REQUIRED ACTION » The data follows this line. Copy verbatim the line with "Determine the organic" and each line after it to the end.

DATA EXTRACT »

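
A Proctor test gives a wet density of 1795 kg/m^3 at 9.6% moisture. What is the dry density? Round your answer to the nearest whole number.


Step 1: Dry density = wet density / (1 + w/100)
Step 2: Dry density = 1795 / (1 + 9.6/100)
Step 3: Dry density = 1795 / 1.096
Step 4: Dry density = 1638 kg/m^3

1638


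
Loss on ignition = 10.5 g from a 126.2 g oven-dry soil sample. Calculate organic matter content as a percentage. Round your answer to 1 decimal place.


Step 1: OM% = 100 * LOI / sample mass
Step 2: OM = 100 * 10.5 / 126.2
Step 3: OM = 8.3%

8.3


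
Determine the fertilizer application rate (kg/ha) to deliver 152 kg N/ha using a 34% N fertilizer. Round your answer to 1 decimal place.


Step 1: Fertilizer rate = target N / (N content / 100)
Step 2: Rate = 152 / (34 / 100)
Step 3: Rate = 152 / 0.34
Step 4: Rate = 447.1 kg/ha

447.1


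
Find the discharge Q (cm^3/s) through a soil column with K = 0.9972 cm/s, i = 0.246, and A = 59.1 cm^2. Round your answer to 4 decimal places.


Step 1: Apply Darcy's law: Q = K * i * A
Step 2: Q = 0.9972 * 0.246 * 59.1
Step 3: Q = 14.4979 cm^3/s

14.4979


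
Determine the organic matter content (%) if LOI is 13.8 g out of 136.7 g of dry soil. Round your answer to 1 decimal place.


Step 1: OM% = 100 * LOI / sample mass
Step 2: OM = 100 * 13.8 / 136.7
Step 3: OM = 10.1%

10.1


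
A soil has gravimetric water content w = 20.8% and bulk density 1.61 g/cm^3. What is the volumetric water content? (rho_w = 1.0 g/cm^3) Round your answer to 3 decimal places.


Step 1: theta = (w / 100) * BD / rho_w
Step 2: theta = (20.8 / 100) * 1.61 / 1.0
Step 3: theta = 0.208 * 1.61
Step 4: theta = 0.335

0.335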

WRITTEN RESPONSE »
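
Determine the organic matter content (%) if LOI is 13.8 g out of 136.7 g of dry soil. Round your answer to 1 decimal place.


Step 1: OM% = 100 * LOI / sample mass
Step 2: OM = 100 * 13.8 / 136.7
Step 3: OM = 10.1%

10.1


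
A soil has gravimetric water content w = 20.8% and bulk density 1.61 g/cm^3. What is the volumetric water content? (rho_w = 1.0 g/cm^3) Round your answer to 3 decimal places.


Step 1: theta = (w / 100) * BD / rho_w
Step 2: theta = (20.8 / 100) * 1.61 / 1.0
Step 3: theta = 0.208 * 1.61
Step 4: theta = 0.335

0.335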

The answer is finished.